WORK TO COMPLETE =
Your answer must be a single number: the count of lines in the entries below that hold "bugfix".

Records excerpted from a collection:
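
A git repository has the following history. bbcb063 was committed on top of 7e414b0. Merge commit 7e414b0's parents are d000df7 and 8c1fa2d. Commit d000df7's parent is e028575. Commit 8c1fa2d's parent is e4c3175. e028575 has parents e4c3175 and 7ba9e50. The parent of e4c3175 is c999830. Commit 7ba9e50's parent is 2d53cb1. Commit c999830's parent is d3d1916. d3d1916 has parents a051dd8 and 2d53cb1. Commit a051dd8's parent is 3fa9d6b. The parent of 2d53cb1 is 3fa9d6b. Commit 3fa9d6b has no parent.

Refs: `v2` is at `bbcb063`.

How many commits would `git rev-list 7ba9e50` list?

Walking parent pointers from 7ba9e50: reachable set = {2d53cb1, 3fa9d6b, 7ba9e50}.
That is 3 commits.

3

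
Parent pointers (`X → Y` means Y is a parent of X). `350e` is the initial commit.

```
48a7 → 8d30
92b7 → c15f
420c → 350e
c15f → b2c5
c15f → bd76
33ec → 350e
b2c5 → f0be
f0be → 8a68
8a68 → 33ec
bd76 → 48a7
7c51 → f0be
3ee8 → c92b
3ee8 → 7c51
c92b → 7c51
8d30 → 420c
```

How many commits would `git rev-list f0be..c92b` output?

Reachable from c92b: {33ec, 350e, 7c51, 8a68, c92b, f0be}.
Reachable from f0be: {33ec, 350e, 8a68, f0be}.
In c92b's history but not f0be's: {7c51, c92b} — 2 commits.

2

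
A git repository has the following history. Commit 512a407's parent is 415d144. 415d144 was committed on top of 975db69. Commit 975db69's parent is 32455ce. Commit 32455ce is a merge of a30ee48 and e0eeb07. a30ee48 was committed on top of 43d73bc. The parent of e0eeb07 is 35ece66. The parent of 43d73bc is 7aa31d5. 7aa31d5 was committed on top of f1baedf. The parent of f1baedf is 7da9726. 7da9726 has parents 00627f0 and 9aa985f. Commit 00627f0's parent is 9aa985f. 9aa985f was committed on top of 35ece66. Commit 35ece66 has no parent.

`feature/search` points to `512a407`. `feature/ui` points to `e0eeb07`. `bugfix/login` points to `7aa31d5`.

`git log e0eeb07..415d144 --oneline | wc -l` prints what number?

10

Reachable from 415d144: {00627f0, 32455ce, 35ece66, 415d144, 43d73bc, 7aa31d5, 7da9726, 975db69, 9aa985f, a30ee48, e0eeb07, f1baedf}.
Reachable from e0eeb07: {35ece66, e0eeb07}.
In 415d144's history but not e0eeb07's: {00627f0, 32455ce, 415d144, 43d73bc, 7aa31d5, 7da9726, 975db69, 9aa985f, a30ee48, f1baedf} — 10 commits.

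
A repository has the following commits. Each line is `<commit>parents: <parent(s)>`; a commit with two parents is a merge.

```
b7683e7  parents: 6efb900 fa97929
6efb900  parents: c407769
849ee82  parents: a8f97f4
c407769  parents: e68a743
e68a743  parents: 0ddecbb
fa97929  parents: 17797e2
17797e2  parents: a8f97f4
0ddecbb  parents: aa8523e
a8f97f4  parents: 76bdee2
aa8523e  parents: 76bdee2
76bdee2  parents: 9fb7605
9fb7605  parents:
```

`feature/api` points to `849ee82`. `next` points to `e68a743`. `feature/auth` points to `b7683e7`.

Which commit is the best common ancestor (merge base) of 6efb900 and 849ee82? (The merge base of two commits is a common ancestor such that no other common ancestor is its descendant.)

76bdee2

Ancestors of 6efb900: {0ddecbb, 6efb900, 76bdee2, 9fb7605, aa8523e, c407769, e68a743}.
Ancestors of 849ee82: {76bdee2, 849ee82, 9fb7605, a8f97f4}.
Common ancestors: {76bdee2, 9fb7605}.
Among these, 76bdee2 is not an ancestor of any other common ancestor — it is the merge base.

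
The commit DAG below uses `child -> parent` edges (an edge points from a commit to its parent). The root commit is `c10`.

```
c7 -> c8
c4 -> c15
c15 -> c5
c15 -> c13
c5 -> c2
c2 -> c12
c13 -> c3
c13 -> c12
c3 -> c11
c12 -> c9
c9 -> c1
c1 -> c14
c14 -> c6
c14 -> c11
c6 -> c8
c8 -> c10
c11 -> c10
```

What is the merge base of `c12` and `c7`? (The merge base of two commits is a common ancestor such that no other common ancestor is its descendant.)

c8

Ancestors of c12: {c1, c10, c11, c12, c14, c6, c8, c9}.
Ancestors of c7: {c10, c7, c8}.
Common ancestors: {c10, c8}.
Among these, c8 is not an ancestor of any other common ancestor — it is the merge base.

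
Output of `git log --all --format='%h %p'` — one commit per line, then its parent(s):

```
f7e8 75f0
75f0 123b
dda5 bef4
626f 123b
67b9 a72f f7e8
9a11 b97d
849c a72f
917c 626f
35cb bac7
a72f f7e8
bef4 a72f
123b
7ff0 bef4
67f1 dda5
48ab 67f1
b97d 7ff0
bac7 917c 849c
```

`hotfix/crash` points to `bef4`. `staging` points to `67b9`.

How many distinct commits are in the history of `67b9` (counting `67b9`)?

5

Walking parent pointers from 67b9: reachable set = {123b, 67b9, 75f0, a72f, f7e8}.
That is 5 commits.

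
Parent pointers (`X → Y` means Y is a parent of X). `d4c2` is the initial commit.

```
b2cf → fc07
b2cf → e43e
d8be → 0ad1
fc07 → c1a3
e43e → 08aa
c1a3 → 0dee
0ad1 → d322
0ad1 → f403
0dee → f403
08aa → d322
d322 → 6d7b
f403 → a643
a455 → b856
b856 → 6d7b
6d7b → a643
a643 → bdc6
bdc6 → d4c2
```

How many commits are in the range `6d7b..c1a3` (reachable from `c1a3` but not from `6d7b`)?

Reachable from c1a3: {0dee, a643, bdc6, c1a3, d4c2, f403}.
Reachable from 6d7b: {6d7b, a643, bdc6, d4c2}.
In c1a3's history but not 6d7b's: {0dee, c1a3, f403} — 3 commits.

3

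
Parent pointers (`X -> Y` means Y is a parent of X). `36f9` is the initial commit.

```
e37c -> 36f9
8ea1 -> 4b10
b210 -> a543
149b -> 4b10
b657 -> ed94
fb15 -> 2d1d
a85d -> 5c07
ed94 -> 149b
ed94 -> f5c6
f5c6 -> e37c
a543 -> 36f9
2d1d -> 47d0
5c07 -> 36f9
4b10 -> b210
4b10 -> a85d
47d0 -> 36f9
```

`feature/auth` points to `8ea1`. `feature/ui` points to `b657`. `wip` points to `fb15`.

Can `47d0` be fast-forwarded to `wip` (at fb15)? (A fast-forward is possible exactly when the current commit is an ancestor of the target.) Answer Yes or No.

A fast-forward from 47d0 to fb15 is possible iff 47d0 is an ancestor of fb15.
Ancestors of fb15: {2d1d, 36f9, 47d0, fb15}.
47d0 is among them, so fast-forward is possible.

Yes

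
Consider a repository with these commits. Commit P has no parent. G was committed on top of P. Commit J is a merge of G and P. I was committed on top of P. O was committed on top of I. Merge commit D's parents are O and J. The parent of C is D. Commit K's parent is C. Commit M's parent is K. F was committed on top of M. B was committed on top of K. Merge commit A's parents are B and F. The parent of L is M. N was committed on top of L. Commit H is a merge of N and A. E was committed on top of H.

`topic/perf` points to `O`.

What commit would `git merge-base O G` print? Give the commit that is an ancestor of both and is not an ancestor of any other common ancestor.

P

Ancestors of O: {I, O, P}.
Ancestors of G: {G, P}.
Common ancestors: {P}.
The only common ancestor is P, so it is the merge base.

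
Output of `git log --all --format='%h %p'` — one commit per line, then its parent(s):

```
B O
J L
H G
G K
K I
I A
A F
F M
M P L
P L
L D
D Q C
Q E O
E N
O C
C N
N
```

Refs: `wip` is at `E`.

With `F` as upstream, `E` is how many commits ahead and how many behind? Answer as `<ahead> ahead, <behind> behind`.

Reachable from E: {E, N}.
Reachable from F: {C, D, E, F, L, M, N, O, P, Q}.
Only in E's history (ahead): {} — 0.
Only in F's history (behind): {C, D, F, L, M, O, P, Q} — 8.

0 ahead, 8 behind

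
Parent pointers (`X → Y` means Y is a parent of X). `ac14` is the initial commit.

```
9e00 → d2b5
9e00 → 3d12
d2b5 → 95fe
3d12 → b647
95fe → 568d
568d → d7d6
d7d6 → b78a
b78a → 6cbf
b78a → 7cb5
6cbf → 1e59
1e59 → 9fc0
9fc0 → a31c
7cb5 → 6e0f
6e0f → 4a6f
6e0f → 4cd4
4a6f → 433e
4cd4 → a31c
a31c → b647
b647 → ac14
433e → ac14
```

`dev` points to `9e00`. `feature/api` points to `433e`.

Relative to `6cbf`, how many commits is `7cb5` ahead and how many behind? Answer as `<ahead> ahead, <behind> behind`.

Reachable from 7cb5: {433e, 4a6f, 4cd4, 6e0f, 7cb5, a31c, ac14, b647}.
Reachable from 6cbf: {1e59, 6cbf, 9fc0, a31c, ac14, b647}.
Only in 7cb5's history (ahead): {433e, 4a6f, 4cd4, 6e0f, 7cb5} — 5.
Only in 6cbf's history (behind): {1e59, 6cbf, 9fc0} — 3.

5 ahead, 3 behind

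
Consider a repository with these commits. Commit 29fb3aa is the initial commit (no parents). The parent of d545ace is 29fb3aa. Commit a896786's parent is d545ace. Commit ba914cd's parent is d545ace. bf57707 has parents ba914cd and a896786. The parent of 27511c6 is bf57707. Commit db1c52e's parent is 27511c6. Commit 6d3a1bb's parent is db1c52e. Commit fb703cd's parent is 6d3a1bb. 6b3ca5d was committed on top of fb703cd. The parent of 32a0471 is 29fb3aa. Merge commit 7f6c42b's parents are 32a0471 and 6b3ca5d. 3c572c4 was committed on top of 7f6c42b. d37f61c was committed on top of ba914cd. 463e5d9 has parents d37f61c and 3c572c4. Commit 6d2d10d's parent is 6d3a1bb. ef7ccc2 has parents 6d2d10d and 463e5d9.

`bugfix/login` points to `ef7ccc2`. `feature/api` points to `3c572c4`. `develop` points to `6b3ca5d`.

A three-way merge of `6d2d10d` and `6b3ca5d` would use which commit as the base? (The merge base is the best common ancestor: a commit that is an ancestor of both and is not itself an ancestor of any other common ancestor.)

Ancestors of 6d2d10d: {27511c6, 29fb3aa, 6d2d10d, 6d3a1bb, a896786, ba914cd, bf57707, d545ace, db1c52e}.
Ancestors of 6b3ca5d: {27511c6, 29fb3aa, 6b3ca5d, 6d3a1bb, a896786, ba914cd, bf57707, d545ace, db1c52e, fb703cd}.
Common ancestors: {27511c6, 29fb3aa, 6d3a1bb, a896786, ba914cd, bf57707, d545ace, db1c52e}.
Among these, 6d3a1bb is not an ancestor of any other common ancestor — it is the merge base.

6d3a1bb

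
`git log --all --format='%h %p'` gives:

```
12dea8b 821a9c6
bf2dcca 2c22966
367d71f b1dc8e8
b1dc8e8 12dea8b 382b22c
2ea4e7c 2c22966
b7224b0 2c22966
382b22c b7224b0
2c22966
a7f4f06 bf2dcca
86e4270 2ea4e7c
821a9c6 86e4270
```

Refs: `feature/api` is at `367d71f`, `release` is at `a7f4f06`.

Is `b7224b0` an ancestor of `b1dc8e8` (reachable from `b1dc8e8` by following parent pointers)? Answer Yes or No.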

SOLUTION TO THIS EXERCISE =
2